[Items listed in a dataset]
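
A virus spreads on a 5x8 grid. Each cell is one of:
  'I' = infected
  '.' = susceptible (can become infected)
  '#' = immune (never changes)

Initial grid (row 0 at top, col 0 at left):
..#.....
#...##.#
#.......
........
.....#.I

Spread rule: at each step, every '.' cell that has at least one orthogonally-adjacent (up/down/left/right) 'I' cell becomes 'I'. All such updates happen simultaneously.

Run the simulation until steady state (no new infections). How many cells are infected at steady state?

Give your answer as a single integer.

Answer: 33

Derivation:
Step 0 (initial): 1 infected
Step 1: +2 new -> 3 infected
Step 2: +2 new -> 5 infected
Step 3: +2 new -> 7 infected
Step 4: +3 new -> 10 infected
Step 5: +4 new -> 14 infected
Step 6: +5 new -> 19 infected
Step 7: +5 new -> 24 infected
Step 8: +5 new -> 29 infected
Step 9: +2 new -> 31 infected
Step 10: +1 new -> 32 infected
Step 11: +1 new -> 33 infected
Step 12: +0 new -> 33 infected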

▸ BRIEF: Using the entries above, return each line that includes the word "grid".

▸ SOLUTION FOR THIS TASK:
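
A virus spreads on a 5x8 grid. Each cell is one of:
Initial grid (row 0 at top, col 0 at left):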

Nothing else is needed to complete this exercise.